Task objective:
Leaving nothing out, set down all the data exactly.

Provided data:
+-------+
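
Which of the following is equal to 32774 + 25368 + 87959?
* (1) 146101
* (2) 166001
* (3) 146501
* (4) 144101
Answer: 1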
+-------+
Answer for this exercise:
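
Which of the following is equal to 32774 + 25368 + 87959?
* (1) 146101
* (2) 166001
* (3) 146501
* (4) 144101
Answer: 1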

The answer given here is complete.